What is needed:
Print, exactly as they appear in the listing below, the lines from the line with "Silverbay Manufacturing Inc. | Stonebridge" to the line with "Ownership interests: Northgate", with both end lines kept.
*** Block opens ***
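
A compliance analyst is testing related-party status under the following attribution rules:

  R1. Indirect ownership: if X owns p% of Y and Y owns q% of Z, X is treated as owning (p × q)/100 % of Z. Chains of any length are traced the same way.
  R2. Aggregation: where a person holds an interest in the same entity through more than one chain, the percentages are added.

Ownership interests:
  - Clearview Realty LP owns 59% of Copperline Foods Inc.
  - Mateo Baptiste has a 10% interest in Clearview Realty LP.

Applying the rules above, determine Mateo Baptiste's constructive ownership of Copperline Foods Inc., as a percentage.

Chain via Clearview Realty LP (R1): 10% × 59% = 5.9% of Copperline Foods Inc.

5.9%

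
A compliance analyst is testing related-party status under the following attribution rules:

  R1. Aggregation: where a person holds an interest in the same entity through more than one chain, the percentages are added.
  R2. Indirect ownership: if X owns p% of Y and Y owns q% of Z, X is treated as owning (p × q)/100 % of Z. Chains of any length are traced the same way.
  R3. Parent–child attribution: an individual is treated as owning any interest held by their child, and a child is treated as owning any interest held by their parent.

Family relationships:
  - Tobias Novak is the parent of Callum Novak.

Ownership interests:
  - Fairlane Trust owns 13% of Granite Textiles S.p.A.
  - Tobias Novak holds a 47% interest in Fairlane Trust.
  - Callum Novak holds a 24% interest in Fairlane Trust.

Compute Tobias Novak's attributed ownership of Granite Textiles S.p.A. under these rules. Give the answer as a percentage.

9.23%

By parent–child attribution (R3), Tobias Novak is treated as also owning Callum Novak's interest in Fairlane Trust, giving 47% + 24% = 71%.
Chain via Fairlane Trust (R2): 71% × 13% = 9.23% of Granite Textiles S.p.A.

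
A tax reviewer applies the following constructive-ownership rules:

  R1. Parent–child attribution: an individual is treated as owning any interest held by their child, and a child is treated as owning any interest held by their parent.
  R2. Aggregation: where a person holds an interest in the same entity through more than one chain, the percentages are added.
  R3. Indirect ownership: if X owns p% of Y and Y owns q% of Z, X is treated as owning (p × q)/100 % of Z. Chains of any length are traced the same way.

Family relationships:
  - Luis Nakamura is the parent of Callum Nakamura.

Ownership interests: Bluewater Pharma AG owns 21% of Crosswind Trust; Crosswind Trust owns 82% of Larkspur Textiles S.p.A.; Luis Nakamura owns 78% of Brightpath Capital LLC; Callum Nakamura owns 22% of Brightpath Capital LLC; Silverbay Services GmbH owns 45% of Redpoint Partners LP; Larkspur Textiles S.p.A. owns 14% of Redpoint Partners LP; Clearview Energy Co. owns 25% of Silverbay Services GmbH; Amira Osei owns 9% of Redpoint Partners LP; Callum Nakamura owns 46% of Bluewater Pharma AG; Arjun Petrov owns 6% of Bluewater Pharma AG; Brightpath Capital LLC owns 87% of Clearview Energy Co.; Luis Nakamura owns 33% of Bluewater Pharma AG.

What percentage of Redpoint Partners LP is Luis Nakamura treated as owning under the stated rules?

By parent–child attribution (R1), Luis Nakamura is treated as also owning Callum Nakamura's interest in Brightpath Capital LLC, giving 78% + 22% = 100%.
By parent–child attribution (R1), Luis Nakamura is treated as also owning Callum Nakamura's interest in Bluewater Pharma AG, giving 33% + 46% = 79%.
Chain via Brightpath Capital LLC → Clearview Energy Co. → Silverbay Services GmbH (R3): 100% × 87% × 25% × 45% = 9.7875% of Redpoint Partners LP.
Chain via Bluewater Pharma AG → Crosswind Trust → Larkspur Textiles S.p.A. (R3): 79% × 21% × 82% × 14% = 1.904532% of Redpoint Partners LP.
Aggregating (R2): 9.7875% + 1.904532% = 11.692032%.

11.692032%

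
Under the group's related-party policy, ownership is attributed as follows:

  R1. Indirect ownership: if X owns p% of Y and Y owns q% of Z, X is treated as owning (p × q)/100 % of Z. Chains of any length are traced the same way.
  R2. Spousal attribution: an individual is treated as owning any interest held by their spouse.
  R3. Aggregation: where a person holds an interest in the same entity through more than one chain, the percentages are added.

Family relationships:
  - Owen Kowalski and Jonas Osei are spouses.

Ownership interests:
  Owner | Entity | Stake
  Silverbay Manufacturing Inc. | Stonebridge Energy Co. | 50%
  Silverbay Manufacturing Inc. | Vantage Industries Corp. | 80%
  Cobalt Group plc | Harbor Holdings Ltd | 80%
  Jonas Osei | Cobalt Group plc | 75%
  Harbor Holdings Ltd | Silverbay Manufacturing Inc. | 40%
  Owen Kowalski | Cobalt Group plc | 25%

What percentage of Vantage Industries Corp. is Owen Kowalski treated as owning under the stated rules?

By spousal attribution (R2), Owen Kowalski is treated as also owning Jonas Osei's interest in Cobalt Group plc, giving 25% + 75% = 100%.
Chain via Cobalt Group plc → Harbor Holdings Ltd → Silverbay Manufacturing Inc. (R1): 100% × 80% × 40% × 80% = 25.6% of Vantage Industries Corp.

25.6%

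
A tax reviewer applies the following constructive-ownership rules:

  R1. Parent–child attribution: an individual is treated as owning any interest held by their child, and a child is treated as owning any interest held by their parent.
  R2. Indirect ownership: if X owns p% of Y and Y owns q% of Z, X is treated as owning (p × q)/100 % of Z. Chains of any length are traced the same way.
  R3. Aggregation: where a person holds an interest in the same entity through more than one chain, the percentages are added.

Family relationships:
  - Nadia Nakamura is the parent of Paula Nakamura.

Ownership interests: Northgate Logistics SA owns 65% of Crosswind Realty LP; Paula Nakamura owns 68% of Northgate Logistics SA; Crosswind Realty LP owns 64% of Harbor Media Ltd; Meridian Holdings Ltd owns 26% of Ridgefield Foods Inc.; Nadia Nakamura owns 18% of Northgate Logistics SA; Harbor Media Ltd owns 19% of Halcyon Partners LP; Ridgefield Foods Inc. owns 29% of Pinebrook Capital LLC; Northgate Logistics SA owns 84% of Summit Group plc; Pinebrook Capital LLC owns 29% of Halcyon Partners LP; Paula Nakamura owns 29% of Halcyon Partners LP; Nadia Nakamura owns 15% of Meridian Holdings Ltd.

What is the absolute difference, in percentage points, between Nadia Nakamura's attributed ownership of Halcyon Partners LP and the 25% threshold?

11.12543

By parent–child attribution (R1), Nadia Nakamura is treated as also owning Paula Nakamura's interest in Northgate Logistics SA, giving 18% + 68% = 86%.
By parent–child attribution (R1), Nadia Nakamura is treated as owning Paula Nakamura's 29% interest in Halcyon Partners LP.
Chain via Northgate Logistics SA → Crosswind Realty LP → Harbor Media Ltd (R2): 86% × 65% × 64% × 19% = 6.79744% of Halcyon Partners LP.
Chain via Meridian Holdings Ltd → Ridgefield Foods Inc. → Pinebrook Capital LLC (R2): 15% × 26% × 29% × 29% = 0.32799% of Halcyon Partners LP.
Direct interest in Halcyon Partners LP: 29%.
Aggregating (R3): 6.79744% + 0.32799% + 29% = 36.12543%.
36.12543% exceeds the 25% threshold by 11.12543 percentage points.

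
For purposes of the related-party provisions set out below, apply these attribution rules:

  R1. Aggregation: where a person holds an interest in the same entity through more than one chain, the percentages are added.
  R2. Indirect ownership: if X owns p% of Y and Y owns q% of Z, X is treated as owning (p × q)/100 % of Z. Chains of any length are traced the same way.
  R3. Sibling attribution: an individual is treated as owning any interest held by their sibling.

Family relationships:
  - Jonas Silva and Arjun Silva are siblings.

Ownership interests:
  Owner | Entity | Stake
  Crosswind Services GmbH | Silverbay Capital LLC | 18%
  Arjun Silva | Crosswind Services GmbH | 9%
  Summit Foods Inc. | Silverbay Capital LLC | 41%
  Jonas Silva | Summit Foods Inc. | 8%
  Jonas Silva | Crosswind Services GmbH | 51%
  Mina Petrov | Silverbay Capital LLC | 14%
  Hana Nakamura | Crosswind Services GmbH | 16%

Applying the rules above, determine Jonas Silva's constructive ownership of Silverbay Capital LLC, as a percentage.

14.08%

By sibling attribution (R3), Jonas Silva is treated as also owning Arjun Silva's interest in Crosswind Services GmbH, giving 51% + 9% = 60%.
Chain via Crosswind Services GmbH (R2): 60% × 18% = 10.8% of Silverbay Capital LLC.
Chain via Summit Foods Inc. (R2): 8% × 41% = 3.28% of Silverbay Capital LLC.
Aggregating (R1): 10.8% + 3.28% = 14.08%.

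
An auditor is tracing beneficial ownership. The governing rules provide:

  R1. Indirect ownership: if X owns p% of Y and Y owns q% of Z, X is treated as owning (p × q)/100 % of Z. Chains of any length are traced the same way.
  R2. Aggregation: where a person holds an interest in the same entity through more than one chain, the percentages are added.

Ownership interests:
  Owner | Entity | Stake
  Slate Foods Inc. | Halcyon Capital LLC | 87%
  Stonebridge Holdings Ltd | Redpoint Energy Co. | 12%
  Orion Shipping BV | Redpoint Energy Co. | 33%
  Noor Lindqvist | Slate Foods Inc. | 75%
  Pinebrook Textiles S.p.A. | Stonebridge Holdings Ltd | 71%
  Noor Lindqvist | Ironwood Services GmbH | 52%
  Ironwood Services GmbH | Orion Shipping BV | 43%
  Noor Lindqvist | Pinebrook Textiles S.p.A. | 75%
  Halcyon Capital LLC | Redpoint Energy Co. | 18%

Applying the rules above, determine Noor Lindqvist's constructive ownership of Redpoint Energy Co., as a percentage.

25.5138%

Chain via Ironwood Services GmbH → Orion Shipping BV (R1): 52% × 43% × 33% = 7.3788% of Redpoint Energy Co.
Chain via Slate Foods Inc. → Halcyon Capital LLC (R1): 75% × 87% × 18% = 11.745% of Redpoint Energy Co.
Chain via Pinebrook Textiles S.p.A. → Stonebridge Holdings Ltd (R1): 75% × 71% × 12% = 6.39% of Redpoint Energy Co.
Aggregating (R2): 7.3788% + 11.745% + 6.39% = 25.5138%.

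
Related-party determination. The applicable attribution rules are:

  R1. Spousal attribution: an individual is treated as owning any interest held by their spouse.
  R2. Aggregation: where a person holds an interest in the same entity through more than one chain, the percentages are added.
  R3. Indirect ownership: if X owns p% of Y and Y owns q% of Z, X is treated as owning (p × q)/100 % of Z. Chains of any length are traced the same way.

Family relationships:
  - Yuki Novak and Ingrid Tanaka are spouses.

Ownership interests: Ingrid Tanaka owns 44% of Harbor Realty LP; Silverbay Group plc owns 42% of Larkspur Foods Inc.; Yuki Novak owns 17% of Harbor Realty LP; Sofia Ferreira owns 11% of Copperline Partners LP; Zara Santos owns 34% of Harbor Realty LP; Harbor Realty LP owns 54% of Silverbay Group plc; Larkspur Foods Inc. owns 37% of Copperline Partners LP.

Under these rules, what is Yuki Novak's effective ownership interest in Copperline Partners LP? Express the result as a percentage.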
*** Block closes ***
Exercise response:
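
  Silverbay Manufacturing Inc. | Stonebridge Energy Co. | 50%
  Silverbay Manufacturing Inc. | Vantage Industries Corp. | 80%
  Cobalt Group plc | Harbor Holdings Ltd | 80%
  Jonas Osei | Cobalt Group plc | 75%
  Harbor Holdings Ltd | Silverbay Manufacturing Inc. | 40%
  Owen Kowalski | Cobalt Group plc | 25%

What percentage of Vantage Industries Corp. is Owen Kowalski treated as owning under the stated rules?

By spousal attribution (R2), Owen Kowalski is treated as also owning Jonas Osei's interest in Cobalt Group plc, giving 25% + 75% = 100%.
Chain via Cobalt Group plc → Harbor Holdings Ltd → Silverbay Manufacturing Inc. (R1): 100% × 80% × 40% × 80% = 25.6% of Vantage Industries Corp.

25.6%

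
A tax reviewer applies the following constructive-ownership rules:

  R1. Parent–child attribution: an individual is treated as owning any interest held by their child, and a child is treated as owning any interest held by their parent.
  R2. Indirect ownership: if X owns p% of Y and Y owns q% of Z, X is treated as owning (p × q)/100 % of Z. Chains of any length are traced the same way.
  R3. Aggregation: where a person holds an interest in the same entity through more than one chain, the percentages are added.

Family relationships:
  - Nadia Nakamura is the parent of Paula Nakamura.

Ownership interests: Northgate Logistics SA owns 65% of Crosswind Realty LP; Paula Nakamura owns 68% of Northgate Logistics SA; Crosswind Realty LP owns 64% of Harbor Media Ltd; Meridian Holdings Ltd owns 26% of Ridgefield Foods Inc.; Nadia Nakamura owns 18% of Northgate Logistics SA; Harbor Media Ltd owns 19% of Halcyon Partners LP; Ridgefield Foods Inc. owns 29% of Pinebrook Capital LLC; Northgate Logistics SA owns 84% of Summit Group plc; Pinebrook Capital LLC owns 29% of Halcyon Partners LP; Paula Nakamura owns 29% of Halcyon Partners LP; Nadia Nakamura owns 15% of Meridian Holdings Ltd.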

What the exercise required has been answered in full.